EXERCISE PROMPT
Produce an exact copy of all the records.

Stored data
* * * * * * * * *

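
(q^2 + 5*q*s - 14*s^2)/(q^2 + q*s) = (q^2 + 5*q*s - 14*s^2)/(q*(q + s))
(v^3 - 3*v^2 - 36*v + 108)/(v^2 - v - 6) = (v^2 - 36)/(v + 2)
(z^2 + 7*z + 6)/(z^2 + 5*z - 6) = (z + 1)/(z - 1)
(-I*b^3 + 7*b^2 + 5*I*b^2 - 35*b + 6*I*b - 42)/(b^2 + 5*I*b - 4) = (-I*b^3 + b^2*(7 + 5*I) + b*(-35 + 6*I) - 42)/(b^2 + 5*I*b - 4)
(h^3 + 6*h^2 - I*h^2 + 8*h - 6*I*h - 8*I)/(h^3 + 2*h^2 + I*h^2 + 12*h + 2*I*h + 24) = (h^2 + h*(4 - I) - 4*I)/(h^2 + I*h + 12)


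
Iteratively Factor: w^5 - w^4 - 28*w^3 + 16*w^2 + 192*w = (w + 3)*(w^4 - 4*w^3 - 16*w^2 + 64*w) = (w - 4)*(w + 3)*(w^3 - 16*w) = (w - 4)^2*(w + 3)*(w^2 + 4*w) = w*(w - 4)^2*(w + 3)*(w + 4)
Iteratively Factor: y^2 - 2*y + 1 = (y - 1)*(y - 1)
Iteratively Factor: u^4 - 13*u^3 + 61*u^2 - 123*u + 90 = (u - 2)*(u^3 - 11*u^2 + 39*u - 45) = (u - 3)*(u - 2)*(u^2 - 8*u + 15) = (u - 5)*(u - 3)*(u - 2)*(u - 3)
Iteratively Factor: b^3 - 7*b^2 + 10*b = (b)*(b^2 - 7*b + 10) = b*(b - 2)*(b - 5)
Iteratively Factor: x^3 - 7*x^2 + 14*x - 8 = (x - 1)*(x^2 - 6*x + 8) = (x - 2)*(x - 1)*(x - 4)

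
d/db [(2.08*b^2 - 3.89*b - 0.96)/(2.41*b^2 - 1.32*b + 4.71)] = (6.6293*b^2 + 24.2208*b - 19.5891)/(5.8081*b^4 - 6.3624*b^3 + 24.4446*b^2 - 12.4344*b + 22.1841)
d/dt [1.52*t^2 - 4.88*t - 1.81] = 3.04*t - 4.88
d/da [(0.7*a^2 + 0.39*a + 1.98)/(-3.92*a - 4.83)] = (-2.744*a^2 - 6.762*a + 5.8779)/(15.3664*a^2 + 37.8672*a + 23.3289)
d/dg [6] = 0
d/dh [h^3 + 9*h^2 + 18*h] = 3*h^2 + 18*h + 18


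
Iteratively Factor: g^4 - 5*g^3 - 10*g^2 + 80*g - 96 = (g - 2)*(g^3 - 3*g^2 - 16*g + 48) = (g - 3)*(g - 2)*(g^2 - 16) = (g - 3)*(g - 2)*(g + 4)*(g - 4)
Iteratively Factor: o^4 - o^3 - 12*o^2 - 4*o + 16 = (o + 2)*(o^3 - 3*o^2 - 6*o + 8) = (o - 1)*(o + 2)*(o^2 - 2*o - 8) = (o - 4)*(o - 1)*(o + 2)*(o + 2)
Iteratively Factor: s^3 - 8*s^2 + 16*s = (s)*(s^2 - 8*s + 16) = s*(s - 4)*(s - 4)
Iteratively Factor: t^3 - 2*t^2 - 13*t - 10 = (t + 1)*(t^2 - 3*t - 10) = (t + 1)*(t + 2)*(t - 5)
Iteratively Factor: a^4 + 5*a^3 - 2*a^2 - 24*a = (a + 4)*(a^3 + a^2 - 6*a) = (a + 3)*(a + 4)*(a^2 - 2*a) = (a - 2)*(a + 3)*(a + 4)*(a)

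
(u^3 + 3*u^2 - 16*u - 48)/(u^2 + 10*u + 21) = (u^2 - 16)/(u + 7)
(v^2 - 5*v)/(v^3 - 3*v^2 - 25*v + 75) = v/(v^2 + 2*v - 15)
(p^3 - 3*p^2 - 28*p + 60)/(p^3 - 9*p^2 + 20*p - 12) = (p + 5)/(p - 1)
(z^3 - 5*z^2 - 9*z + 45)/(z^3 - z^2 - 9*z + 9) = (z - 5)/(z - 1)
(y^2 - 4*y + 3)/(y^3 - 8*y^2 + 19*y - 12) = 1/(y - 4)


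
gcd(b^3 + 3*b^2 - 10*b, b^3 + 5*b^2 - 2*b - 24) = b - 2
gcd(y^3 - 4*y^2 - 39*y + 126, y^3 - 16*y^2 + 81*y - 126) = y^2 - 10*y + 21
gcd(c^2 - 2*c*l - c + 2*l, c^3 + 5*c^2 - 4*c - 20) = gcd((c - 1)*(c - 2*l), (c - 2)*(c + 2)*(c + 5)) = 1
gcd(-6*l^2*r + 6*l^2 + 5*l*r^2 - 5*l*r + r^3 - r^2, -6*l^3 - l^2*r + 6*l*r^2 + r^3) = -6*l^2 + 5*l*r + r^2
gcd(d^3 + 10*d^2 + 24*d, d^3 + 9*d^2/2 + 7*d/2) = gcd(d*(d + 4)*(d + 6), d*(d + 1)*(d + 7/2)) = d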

* * * * * * * * *

TASK ANSWER
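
(q^2 + 5*q*s - 14*s^2)/(q^2 + q*s) = (q^2 + 5*q*s - 14*s^2)/(q*(q + s))
(v^3 - 3*v^2 - 36*v + 108)/(v^2 - v - 6) = (v^2 - 36)/(v + 2)
(z^2 + 7*z + 6)/(z^2 + 5*z - 6) = (z + 1)/(z - 1)
(-I*b^3 + 7*b^2 + 5*I*b^2 - 35*b + 6*I*b - 42)/(b^2 + 5*I*b - 4) = (-I*b^3 + b^2*(7 + 5*I) + b*(-35 + 6*I) - 42)/(b^2 + 5*I*b - 4)
(h^3 + 6*h^2 - I*h^2 + 8*h - 6*I*h - 8*I)/(h^3 + 2*h^2 + I*h^2 + 12*h + 2*I*h + 24) = (h^2 + h*(4 - I) - 4*I)/(h^2 + I*h + 12)


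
Iteratively Factor: w^5 - w^4 - 28*w^3 + 16*w^2 + 192*w = (w + 3)*(w^4 - 4*w^3 - 16*w^2 + 64*w) = (w - 4)*(w + 3)*(w^3 - 16*w) = (w - 4)^2*(w + 3)*(w^2 + 4*w) = w*(w - 4)^2*(w + 3)*(w + 4)
Iteratively Factor: y^2 - 2*y + 1 = (y - 1)*(y - 1)
Iteratively Factor: u^4 - 13*u^3 + 61*u^2 - 123*u + 90 = (u - 2)*(u^3 - 11*u^2 + 39*u - 45) = (u - 3)*(u - 2)*(u^2 - 8*u + 15) = (u - 5)*(u - 3)*(u - 2)*(u - 3)
Iteratively Factor: b^3 - 7*b^2 + 10*b = (b)*(b^2 - 7*b + 10) = b*(b - 2)*(b - 5)
Iteratively Factor: x^3 - 7*x^2 + 14*x - 8 = (x - 1)*(x^2 - 6*x + 8) = (x - 2)*(x - 1)*(x - 4)

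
d/db [(2.08*b^2 - 3.89*b - 0.96)/(2.41*b^2 - 1.32*b + 4.71)] = (6.6293*b^2 + 24.2208*b - 19.5891)/(5.8081*b^4 - 6.3624*b^3 + 24.4446*b^2 - 12.4344*b + 22.1841)
d/dt [1.52*t^2 - 4.88*t - 1.81] = 3.04*t - 4.88
d/da [(0.7*a^2 + 0.39*a + 1.98)/(-3.92*a - 4.83)] = (-2.744*a^2 - 6.762*a + 5.8779)/(15.3664*a^2 + 37.8672*a + 23.3289)
d/dg [6] = 0
d/dh [h^3 + 9*h^2 + 18*h] = 3*h^2 + 18*h + 18


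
Iteratively Factor: g^4 - 5*g^3 - 10*g^2 + 80*g - 96 = (g - 2)*(g^3 - 3*g^2 - 16*g + 48) = (g - 3)*(g - 2)*(g^2 - 16) = (g - 3)*(g - 2)*(g + 4)*(g - 4)
Iteratively Factor: o^4 - o^3 - 12*o^2 - 4*o + 16 = (o + 2)*(o^3 - 3*o^2 - 6*o + 8) = (o - 1)*(o + 2)*(o^2 - 2*o - 8) = (o - 4)*(o - 1)*(o + 2)*(o + 2)
Iteratively Factor: s^3 - 8*s^2 + 16*s = (s)*(s^2 - 8*s + 16) = s*(s - 4)*(s - 4)
Iteratively Factor: t^3 - 2*t^2 - 13*t - 10 = (t + 1)*(t^2 - 3*t - 10) = (t + 1)*(t + 2)*(t - 5)
Iteratively Factor: a^4 + 5*a^3 - 2*a^2 - 24*a = (a + 4)*(a^3 + a^2 - 6*a) = (a + 3)*(a + 4)*(a^2 - 2*a) = (a - 2)*(a + 3)*(a + 4)*(a)

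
(u^3 + 3*u^2 - 16*u - 48)/(u^2 + 10*u + 21) = (u^2 - 16)/(u + 7)
(v^2 - 5*v)/(v^3 - 3*v^2 - 25*v + 75) = v/(v^2 + 2*v - 15)
(p^3 - 3*p^2 - 28*p + 60)/(p^3 - 9*p^2 + 20*p - 12) = (p + 5)/(p - 1)
(z^3 - 5*z^2 - 9*z + 45)/(z^3 - z^2 - 9*z + 9) = (z - 5)/(z - 1)
(y^2 - 4*y + 3)/(y^3 - 8*y^2 + 19*y - 12) = 1/(y - 4)


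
gcd(b^3 + 3*b^2 - 10*b, b^3 + 5*b^2 - 2*b - 24) = b - 2
gcd(y^3 - 4*y^2 - 39*y + 126, y^3 - 16*y^2 + 81*y - 126) = y^2 - 10*y + 21
gcd(c^2 - 2*c*l - c + 2*l, c^3 + 5*c^2 - 4*c - 20) = gcd((c - 1)*(c - 2*l), (c - 2)*(c + 2)*(c + 5)) = 1
gcd(-6*l^2*r + 6*l^2 + 5*l*r^2 - 5*l*r + r^3 - r^2, -6*l^3 - l^2*r + 6*l*r^2 + r^3) = -6*l^2 + 5*l*r + r^2
gcd(d^3 + 10*d^2 + 24*d, d^3 + 9*d^2/2 + 7*d/2) = gcd(d*(d + 4)*(d + 6), d*(d + 1)*(d + 7/2)) = d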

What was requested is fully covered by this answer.